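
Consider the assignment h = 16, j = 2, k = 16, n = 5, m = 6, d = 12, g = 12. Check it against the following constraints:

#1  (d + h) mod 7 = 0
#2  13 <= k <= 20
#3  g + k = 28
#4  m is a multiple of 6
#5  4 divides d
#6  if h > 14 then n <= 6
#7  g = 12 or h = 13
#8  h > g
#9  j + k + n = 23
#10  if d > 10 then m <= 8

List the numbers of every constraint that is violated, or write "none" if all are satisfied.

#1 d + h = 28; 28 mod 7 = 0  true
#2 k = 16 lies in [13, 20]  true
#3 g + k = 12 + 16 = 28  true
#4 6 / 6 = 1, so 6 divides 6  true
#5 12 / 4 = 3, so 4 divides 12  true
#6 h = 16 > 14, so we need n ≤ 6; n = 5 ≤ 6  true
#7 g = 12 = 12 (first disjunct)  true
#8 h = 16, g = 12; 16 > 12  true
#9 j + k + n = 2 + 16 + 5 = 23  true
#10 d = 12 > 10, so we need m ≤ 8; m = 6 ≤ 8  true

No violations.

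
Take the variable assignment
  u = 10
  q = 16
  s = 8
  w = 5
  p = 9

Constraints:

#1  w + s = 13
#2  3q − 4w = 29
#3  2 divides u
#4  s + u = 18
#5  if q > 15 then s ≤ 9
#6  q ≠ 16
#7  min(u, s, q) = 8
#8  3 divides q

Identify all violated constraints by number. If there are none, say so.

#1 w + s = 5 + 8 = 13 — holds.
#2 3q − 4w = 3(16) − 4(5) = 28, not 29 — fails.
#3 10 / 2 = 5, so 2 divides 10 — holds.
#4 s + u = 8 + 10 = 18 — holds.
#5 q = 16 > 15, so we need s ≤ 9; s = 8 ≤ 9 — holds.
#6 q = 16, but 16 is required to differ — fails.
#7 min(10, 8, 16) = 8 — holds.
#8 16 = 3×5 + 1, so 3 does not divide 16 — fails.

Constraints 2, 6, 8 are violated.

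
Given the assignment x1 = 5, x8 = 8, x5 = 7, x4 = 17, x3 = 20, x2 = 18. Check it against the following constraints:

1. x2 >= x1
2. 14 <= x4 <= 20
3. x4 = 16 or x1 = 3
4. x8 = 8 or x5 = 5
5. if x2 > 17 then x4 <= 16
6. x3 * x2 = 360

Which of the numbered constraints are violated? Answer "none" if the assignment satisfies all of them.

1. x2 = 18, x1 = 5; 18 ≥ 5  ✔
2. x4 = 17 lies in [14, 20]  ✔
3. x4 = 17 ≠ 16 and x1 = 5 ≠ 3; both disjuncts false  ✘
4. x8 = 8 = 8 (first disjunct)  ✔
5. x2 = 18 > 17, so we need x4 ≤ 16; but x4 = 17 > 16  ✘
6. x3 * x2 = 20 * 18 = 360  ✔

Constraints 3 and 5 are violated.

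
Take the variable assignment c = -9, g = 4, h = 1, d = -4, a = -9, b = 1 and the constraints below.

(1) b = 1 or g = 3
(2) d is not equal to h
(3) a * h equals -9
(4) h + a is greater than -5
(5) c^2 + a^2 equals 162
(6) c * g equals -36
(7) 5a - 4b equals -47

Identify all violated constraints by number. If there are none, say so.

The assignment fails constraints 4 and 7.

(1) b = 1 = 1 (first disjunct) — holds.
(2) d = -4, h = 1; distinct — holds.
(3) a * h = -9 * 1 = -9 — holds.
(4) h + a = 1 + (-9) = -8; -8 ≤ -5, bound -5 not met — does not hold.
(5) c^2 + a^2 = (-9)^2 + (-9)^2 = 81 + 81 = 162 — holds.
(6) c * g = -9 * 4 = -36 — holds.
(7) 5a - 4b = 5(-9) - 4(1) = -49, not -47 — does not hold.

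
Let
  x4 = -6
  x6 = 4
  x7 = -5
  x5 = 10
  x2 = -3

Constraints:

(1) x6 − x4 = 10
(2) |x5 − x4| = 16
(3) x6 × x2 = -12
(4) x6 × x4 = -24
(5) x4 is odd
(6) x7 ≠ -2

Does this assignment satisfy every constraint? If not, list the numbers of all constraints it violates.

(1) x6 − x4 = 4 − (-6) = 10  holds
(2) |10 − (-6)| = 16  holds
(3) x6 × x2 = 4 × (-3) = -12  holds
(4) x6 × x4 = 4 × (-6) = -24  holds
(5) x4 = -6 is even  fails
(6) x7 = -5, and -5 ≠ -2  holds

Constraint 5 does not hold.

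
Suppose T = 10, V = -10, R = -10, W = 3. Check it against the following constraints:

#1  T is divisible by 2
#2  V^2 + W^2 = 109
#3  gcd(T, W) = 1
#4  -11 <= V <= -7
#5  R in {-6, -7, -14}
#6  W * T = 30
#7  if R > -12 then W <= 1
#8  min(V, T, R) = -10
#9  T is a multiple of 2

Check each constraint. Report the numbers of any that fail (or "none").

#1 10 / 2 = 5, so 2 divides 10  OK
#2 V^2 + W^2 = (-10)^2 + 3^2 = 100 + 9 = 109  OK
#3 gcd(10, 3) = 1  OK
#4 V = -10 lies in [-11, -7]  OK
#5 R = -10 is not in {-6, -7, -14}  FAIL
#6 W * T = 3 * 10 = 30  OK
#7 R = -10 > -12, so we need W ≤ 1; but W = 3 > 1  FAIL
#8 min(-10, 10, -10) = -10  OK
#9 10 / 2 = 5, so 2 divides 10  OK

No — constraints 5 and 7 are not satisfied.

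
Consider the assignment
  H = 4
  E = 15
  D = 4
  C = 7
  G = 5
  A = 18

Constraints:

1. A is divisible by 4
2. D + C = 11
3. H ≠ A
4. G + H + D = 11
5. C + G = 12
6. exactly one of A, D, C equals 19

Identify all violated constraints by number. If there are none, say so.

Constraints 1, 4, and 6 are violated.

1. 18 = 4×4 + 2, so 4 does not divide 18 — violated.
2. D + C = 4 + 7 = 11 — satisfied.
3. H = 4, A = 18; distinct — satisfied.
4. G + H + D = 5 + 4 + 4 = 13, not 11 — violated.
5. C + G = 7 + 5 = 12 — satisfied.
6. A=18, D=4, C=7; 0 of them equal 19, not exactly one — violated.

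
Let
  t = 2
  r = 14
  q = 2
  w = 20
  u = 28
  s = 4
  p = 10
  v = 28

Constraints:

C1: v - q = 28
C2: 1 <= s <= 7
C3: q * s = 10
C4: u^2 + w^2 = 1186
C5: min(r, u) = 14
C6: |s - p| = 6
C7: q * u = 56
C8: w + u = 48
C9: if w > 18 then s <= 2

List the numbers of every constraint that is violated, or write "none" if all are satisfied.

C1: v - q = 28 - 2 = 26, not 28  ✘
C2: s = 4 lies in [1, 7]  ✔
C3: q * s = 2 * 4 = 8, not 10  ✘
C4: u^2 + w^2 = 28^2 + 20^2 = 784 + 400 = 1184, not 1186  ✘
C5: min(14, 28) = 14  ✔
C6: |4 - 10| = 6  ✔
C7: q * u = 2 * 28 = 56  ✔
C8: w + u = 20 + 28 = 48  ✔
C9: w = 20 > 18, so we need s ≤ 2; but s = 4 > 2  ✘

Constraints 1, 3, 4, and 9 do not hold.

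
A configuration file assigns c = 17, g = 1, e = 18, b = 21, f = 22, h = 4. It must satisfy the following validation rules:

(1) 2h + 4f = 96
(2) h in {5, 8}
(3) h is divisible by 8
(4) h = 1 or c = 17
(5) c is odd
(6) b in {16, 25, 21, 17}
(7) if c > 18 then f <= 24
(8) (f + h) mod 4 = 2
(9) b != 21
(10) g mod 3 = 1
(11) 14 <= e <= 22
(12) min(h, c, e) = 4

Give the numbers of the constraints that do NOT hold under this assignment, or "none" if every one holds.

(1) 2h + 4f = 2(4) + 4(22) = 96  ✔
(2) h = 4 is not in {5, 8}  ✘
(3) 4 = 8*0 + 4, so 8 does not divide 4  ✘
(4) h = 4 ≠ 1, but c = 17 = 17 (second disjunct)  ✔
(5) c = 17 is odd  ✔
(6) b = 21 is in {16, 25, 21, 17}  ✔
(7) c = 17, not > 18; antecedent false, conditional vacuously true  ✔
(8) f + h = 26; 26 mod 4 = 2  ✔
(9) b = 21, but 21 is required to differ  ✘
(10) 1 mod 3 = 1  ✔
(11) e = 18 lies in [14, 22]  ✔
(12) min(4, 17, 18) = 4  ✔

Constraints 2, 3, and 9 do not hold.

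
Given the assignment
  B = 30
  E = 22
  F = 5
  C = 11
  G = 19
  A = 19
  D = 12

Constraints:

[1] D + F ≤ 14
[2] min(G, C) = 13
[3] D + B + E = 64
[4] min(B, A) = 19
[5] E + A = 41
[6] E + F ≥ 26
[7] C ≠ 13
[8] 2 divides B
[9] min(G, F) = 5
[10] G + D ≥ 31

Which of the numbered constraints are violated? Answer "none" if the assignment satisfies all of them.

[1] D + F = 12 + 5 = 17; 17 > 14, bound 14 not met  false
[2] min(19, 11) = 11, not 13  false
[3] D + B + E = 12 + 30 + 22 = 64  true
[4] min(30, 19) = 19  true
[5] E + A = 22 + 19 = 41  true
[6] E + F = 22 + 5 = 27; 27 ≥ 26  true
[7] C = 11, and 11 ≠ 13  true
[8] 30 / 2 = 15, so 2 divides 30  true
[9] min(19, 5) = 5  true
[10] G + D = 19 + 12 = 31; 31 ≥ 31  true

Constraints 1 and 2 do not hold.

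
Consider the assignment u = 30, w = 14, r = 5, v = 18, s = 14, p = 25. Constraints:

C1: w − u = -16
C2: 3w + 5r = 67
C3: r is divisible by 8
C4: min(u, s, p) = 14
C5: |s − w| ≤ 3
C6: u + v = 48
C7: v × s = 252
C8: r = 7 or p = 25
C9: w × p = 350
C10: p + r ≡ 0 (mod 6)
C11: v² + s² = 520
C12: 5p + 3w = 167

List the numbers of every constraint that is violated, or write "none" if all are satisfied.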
○ ○ ○
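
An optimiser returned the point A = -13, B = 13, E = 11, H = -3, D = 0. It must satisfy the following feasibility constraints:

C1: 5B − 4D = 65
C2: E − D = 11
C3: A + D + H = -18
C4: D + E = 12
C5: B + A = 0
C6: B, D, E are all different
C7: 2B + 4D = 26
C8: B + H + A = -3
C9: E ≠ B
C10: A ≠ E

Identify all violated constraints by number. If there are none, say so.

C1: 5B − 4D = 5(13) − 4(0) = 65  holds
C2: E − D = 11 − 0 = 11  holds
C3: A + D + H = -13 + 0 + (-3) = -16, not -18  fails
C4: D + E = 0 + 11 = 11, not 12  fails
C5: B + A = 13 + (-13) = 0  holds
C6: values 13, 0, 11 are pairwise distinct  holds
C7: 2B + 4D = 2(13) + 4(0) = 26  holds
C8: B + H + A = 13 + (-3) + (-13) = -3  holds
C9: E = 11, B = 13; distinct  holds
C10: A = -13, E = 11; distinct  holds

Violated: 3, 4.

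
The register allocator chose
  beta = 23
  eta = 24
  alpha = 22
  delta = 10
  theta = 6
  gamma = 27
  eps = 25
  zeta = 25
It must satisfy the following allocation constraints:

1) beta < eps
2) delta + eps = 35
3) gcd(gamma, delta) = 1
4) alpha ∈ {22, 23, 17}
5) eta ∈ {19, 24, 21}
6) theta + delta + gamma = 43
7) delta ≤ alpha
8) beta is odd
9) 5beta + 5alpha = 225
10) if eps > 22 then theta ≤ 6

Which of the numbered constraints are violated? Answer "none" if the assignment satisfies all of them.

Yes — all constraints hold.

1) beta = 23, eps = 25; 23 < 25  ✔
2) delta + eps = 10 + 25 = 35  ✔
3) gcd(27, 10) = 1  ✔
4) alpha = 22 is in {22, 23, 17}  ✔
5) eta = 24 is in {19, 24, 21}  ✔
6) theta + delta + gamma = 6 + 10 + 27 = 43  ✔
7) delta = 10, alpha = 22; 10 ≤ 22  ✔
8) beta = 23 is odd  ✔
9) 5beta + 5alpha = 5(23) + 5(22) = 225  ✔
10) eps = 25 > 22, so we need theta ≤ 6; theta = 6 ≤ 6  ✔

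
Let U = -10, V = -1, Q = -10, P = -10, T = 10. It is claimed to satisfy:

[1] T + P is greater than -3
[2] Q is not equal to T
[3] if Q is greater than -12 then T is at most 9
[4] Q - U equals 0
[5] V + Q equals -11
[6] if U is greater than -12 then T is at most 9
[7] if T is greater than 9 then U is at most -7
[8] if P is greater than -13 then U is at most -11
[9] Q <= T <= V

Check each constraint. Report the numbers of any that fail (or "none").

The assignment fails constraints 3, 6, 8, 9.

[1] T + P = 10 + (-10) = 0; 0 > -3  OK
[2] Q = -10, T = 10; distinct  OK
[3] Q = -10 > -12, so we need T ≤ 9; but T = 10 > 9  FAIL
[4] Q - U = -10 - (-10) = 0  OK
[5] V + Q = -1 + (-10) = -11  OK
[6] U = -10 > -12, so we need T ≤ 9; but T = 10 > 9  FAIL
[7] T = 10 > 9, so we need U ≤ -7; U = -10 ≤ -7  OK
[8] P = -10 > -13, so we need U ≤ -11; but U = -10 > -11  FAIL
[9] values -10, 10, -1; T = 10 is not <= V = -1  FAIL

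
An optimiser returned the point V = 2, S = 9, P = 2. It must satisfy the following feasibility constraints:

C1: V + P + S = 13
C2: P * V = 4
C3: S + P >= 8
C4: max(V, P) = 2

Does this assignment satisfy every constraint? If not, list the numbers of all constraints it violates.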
○ ○ ○
§ **Problem to work on**:
Where a line of the records above holds the word "Take", copy that line.

§ **Response to this task**:
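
Take the variable assignment
Take the variable assignment c = -9, g = 4, h = 1, d = -4, a = -9, b = 1 and the constraints below.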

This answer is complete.